Exercise requirements
Go through the data below and copy each line where the word "Chomsky" occurs.

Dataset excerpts
>>>
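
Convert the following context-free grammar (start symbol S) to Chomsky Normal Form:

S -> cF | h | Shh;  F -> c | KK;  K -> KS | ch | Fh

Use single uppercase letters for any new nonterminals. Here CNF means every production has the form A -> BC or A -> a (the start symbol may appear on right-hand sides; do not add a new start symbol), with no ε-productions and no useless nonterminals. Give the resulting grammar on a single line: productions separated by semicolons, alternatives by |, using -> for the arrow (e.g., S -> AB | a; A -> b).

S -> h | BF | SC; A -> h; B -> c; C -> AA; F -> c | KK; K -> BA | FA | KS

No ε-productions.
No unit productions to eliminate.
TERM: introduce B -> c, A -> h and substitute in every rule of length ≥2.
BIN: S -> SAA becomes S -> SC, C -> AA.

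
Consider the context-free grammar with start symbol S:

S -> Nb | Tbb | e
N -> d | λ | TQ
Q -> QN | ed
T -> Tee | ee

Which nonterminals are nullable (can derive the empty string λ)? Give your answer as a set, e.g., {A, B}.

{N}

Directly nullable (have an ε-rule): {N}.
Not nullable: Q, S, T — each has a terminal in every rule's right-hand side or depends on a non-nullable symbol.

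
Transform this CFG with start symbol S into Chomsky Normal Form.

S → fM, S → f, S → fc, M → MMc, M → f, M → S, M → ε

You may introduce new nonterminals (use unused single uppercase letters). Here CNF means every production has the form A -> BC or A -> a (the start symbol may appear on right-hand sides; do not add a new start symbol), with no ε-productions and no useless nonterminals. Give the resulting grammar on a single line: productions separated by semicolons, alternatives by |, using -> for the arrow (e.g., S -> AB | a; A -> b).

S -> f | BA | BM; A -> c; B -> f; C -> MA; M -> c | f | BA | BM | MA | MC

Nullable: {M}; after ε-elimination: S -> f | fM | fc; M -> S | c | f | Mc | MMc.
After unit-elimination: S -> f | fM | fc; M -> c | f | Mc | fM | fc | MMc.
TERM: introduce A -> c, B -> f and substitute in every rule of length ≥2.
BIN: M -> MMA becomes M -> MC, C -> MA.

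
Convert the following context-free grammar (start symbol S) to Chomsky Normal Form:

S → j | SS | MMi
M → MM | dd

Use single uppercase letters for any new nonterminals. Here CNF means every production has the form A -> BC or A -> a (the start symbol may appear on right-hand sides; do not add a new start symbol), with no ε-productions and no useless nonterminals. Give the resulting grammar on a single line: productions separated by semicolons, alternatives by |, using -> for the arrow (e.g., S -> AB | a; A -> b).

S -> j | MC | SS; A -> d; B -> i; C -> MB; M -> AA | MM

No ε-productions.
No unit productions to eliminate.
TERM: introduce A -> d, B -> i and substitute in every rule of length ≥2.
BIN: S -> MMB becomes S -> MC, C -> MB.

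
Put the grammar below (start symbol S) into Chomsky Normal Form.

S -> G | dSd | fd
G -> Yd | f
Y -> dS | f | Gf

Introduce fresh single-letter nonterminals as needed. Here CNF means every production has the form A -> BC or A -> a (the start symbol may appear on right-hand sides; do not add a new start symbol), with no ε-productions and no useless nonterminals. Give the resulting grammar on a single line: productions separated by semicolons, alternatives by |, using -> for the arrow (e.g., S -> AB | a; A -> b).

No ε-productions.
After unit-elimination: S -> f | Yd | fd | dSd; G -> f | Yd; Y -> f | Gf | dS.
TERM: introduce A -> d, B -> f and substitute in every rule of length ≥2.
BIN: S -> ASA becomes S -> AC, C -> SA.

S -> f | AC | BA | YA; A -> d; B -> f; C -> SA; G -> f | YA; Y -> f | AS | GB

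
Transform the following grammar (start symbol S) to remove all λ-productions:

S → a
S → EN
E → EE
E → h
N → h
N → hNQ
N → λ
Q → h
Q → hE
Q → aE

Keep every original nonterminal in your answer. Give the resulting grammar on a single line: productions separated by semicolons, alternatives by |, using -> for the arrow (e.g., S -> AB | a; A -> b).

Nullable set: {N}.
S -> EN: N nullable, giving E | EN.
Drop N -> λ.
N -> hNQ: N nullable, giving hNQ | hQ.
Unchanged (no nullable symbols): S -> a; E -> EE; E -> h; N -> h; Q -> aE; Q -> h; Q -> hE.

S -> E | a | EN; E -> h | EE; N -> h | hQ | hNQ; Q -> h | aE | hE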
<<<
Completed task
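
Convert the following context-free grammar (start symbol S) to Chomsky Normal Form:
Transform this CFG with start symbol S into Chomsky Normal Form.
Convert the following context-free grammar (start symbol S) to Chomsky Normal Form:
Put the grammar below (start symbol S) into Chomsky Normal Form.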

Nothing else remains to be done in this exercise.